[HOW TO COMPLETE THIS TASK]: Reprint every line of the data, keeping each character intact.

━━━━━ DATA PROVIDED ━━━━━

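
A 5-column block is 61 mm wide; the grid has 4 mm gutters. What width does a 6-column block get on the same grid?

5c + 4·4 = 61 → 5c = 45 → c = 9 mm.
6 columns plus 5 gutters: 54 + 20 = 74 mm.

74 mm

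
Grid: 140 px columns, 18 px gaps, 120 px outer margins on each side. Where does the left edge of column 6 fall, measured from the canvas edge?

910 px

Column 6 starts at margin + 5·(column + gutter) = 120 + 5·158 = 910 px.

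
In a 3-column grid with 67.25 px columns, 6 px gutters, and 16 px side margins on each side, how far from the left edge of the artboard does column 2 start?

Column 2 starts at margin + 1·(column + gutter) = 16 + 1·73.25 = 89.25 px.

89.25 px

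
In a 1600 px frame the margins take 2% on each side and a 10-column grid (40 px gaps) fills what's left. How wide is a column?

117.6 px

1600 × (1 − 2·2%) = 1600 × 96% = 1536 px for the columns.
10c + 9·40 = 1536 → 10c = 1176 → c = 117.6 px.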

━━━━━

[WRITTEN SOLUTION]:
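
A 5-column block is 61 mm wide; the grid has 4 mm gutters. What width does a 6-column block get on the same grid?

5c + 4·4 = 61 → 5c = 45 → c = 9 mm.
6 columns plus 5 gutters: 54 + 20 = 74 mm.

74 mm

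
Grid: 140 px columns, 18 px gaps, 120 px outer margins on each side. Where does the left edge of column 6 fall, measured from the canvas edge?

910 px

Column 6 starts at margin + 5·(column + gutter) = 120 + 5·158 = 910 px.

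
In a 3-column grid with 67.25 px columns, 6 px gutters, and 16 px side margins on each side, how far from the left edge of the artboard does column 2 start?

Column 2 starts at margin + 1·(column + gutter) = 16 + 1·73.25 = 89.25 px.

89.25 px

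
In a 1600 px frame the margins take 2% on each side and a 10-column grid (40 px gaps) fills what's left. How wide is a column?

117.6 px

1600 × (1 − 2·2%) = 1600 × 96% = 1536 px for the columns.
10c + 9·40 = 1536 → 10c = 1176 → c = 117.6 px.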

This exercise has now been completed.